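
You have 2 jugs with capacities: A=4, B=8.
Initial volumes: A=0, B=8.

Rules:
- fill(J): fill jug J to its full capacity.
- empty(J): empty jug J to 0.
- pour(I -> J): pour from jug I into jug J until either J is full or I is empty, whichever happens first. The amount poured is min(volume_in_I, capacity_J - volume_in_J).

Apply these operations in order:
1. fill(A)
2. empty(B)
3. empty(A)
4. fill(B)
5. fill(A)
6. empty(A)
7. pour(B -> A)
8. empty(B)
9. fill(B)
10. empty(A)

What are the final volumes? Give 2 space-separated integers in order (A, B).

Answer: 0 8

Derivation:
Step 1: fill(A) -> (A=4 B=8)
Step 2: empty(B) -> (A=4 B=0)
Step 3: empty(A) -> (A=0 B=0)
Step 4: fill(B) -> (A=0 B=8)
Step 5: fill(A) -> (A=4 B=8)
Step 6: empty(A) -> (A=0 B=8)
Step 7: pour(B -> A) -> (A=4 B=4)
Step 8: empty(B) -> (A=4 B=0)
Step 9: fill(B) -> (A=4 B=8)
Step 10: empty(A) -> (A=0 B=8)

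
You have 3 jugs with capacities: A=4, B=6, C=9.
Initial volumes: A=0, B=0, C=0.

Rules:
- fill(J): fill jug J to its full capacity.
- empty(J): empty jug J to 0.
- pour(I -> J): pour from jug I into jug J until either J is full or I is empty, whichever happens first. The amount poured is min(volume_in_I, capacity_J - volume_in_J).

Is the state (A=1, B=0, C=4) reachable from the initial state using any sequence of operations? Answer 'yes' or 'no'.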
-=-=-=-=-
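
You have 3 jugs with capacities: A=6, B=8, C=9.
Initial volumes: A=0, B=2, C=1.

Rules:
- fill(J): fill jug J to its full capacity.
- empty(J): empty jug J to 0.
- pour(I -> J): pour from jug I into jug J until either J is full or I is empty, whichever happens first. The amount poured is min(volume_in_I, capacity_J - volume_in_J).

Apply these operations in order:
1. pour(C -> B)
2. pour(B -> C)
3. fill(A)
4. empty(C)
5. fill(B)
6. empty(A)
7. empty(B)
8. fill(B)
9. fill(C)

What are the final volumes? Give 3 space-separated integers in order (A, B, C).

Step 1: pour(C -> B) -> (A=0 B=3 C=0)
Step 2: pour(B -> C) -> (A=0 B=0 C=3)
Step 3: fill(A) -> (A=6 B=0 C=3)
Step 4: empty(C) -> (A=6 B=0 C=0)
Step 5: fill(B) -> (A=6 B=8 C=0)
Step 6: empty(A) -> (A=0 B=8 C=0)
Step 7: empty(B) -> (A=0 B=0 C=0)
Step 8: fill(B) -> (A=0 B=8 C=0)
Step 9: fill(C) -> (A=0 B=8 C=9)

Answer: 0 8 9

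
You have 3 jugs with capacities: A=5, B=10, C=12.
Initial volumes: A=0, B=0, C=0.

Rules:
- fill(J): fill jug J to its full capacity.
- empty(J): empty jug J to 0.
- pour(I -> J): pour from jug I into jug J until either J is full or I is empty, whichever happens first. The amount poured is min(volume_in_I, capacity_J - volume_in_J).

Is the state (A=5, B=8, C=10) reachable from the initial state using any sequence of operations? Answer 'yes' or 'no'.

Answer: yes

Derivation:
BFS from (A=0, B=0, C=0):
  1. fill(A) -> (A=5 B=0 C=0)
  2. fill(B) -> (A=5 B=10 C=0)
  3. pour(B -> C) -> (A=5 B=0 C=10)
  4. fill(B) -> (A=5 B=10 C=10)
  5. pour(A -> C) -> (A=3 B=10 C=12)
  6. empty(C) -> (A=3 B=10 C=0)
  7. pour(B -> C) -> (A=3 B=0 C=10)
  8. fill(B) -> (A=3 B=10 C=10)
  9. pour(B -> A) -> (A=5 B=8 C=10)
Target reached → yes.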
-=-=-=-=-
* _Your assignment_:
Your answer should be one number: how many lines in the preceding listing hold "with".

* _Output below_:
4